WHAT TO PRODUCE:
Take the material below and output exactly the run of lines from the one containing "Rigid links in" down to the one containing "(h/2)(1 − cos(πβ/B))", with both included.

+++

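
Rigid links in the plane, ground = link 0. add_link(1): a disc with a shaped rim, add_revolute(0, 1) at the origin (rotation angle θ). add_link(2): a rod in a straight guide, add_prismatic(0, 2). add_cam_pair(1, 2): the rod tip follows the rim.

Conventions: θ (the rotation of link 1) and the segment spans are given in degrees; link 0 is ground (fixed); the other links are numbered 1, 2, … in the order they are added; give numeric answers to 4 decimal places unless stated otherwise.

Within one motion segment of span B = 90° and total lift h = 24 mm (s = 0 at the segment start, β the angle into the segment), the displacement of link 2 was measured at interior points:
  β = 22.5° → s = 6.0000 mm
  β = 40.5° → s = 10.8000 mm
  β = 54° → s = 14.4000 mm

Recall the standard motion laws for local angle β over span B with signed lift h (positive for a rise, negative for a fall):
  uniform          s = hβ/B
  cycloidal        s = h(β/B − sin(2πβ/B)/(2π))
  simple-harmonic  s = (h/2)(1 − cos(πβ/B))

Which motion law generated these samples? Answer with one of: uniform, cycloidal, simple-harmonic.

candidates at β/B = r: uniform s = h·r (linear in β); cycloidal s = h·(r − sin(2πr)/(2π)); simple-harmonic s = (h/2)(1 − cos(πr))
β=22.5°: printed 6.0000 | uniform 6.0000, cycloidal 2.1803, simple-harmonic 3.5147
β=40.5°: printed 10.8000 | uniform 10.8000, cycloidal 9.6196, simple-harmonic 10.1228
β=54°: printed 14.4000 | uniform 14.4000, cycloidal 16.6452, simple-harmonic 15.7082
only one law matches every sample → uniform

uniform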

+++

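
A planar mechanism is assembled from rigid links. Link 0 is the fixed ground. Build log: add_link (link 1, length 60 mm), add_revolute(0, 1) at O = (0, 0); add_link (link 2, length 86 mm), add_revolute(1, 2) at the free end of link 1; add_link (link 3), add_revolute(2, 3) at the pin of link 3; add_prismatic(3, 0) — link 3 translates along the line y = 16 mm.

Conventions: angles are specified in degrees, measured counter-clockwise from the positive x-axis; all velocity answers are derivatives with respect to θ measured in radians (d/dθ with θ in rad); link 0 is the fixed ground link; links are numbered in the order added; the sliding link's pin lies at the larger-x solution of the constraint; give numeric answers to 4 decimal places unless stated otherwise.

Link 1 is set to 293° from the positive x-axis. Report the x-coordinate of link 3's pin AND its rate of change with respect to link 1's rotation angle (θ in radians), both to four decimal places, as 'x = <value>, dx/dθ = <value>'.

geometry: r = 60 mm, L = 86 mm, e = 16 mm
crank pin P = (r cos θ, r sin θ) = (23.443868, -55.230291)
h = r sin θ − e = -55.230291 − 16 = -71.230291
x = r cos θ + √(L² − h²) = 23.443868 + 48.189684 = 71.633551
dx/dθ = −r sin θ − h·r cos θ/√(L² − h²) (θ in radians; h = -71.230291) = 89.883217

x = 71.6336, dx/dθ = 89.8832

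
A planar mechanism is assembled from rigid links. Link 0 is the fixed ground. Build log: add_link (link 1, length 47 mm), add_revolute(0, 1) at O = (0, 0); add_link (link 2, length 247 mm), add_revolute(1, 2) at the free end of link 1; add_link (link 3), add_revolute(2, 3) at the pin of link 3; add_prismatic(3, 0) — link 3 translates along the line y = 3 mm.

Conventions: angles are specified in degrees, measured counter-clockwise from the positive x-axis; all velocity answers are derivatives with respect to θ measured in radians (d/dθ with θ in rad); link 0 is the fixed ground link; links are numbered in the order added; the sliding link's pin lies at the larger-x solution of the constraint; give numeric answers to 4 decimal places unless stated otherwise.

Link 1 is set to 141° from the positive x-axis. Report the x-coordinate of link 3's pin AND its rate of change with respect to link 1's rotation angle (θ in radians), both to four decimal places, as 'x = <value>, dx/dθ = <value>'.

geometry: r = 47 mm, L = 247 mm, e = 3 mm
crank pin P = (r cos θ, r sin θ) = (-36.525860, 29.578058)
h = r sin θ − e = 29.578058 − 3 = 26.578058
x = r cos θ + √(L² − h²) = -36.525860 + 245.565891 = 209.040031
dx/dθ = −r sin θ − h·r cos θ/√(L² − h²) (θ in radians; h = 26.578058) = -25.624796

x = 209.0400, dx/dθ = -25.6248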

+++

ANSWER:
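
Rigid links in the plane, ground = link 0. add_link(1): a disc with a shaped rim, add_revolute(0, 1) at the origin (rotation angle θ). add_link(2): a rod in a straight guide, add_prismatic(0, 2). add_cam_pair(1, 2): the rod tip follows the rim.

Conventions: θ (the rotation of link 1) and the segment spans are given in degrees; link 0 is ground (fixed); the other links are numbered 1, 2, … in the order they are added; give numeric answers to 4 decimal places unless stated otherwise.

Within one motion segment of span B = 90° and total lift h = 24 mm (s = 0 at the segment start, β the angle into the segment), the displacement of link 2 was measured at interior points:
  β = 22.5° → s = 6.0000 mm
  β = 40.5° → s = 10.8000 mm
  β = 54° → s = 14.4000 mm

Recall the standard motion laws for local angle β over span B with signed lift h (positive for a rise, negative for a fall):
  uniform          s = hβ/B
  cycloidal        s = h(β/B − sin(2πβ/B)/(2π))
  simple-harmonic  s = (h/2)(1 − cos(πβ/B))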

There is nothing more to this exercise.